** Your objective **
Going through the data below, copy out each line where the word "Kripke" shows up.

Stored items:
:::::

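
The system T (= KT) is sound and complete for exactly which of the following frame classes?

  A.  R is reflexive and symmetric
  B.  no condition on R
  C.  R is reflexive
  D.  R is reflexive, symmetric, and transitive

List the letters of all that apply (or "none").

C

(A) this class determines B (= KTB), not T (= KT).
(B) this class determines K, not T (= KT).
(C) T (= KT) is sound and complete for exactly this class.
(D) this class determines S5, not T (= KT).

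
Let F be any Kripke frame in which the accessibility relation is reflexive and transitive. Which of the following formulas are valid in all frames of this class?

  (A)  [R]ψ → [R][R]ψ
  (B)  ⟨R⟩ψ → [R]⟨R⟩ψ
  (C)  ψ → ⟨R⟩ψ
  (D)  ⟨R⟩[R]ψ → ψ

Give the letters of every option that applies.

A, C

Reflexive relations are serial.
(A) axiom 4: valid iff R is transitive. Every such R is transitive — valid.
(B) axiom 5: valid iff R is euclidean. Such an R need not be euclidean — not valid.
(C) ψ → ⟨R⟩ψ is the dual of axiom T; it is valid on a frame exactly when R is reflexive. Every such R is reflexive, so valid.
(D) ⟨R⟩[R]ψ → ψ is the dual of axiom B, which corresponds to symmetry. Such an R need not be symmetric — not valid.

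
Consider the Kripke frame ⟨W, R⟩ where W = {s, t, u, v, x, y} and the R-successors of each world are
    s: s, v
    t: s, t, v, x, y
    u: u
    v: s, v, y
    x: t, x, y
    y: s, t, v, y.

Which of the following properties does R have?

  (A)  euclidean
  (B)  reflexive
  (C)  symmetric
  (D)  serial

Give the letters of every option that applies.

B, D

(A) not euclidean: t R s and t R t but not s R t.
(B) reflexive: each world relates to itself.
(C) not symmetric: t R s but not s R t.
(D) serial: every world has an R-successor.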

:::::

** Answer for the task **
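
Let F be any Kripke frame in which the accessibility relation is reflexive and transitive. Which of the following formulas are valid in all frames of this class?
Consider the Kripke frame ⟨W, R⟩ where W = {s, t, u, v, x, y} and the R-successors of each world are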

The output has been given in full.